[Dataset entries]
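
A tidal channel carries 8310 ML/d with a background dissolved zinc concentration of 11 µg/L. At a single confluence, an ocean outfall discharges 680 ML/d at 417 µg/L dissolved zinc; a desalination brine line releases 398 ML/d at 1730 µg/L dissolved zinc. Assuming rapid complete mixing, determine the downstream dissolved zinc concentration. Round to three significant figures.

113 µg/L

Mass balance: C = (8310·11.00 + 680.0·417.0 + 398.0·1730) / 9388 = 1064000/9388 = 113.3 µg/L.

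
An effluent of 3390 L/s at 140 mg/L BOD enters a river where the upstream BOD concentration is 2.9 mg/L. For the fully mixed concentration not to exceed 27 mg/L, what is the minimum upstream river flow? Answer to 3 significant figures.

Set C_mix = 27: (Q·2.900 + 3390·140.0) / (Q + 3390) = 27
→ Q = 3390·(140.0 − 27)/(27 − 2.900) = 15900 L/s.

15900 L/s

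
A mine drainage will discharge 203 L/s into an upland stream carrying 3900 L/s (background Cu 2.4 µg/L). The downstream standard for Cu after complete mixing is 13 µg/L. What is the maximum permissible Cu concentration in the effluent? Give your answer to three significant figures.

217 µg/L

At the limit, (Qr·Cr + Qe·Cₑ)/(Qr + Qe) = 13:
Cₑ = (4103·13 − 3900·2.400) / 203.0 = 216.6 µg/L.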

**Requirement:**
Would you please repeat all the entries exactly as written?

**Task output:**
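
A tidal channel carries 8310 ML/d with a background dissolved zinc concentration of 11 µg/L. At a single confluence, an ocean outfall discharges 680 ML/d at 417 µg/L dissolved zinc; a desalination brine line releases 398 ML/d at 1730 µg/L dissolved zinc. Assuming rapid complete mixing, determine the downstream dissolved zinc concentration. Round to three significant figures.

113 µg/L

Mass balance: C = (8310·11.00 + 680.0·417.0 + 398.0·1730) / 9388 = 1064000/9388 = 113.3 µg/L.

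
An effluent of 3390 L/s at 140 mg/L BOD enters a river where the upstream BOD concentration is 2.9 mg/L. For the fully mixed concentration not to exceed 27 mg/L, what is the minimum upstream river flow? Answer to 3 significant figures.

Set C_mix = 27: (Q·2.900 + 3390·140.0) / (Q + 3390) = 27
→ Q = 3390·(140.0 − 27)/(27 − 2.900) = 15900 L/s.

15900 L/s

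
A mine drainage will discharge 203 L/s into an upland stream carrying 3900 L/s (background Cu 2.4 µg/L). The downstream standard for Cu after complete mixing is 13 µg/L. What is the maximum permissible Cu concentration in the effluent? Give your answer to three significant figures.

217 µg/L

At the limit, (Qr·Cr + Qe·Cₑ)/(Qr + Qe) = 13:
Cₑ = (4103·13 − 3900·2.400) / 203.0 = 216.6 µg/L.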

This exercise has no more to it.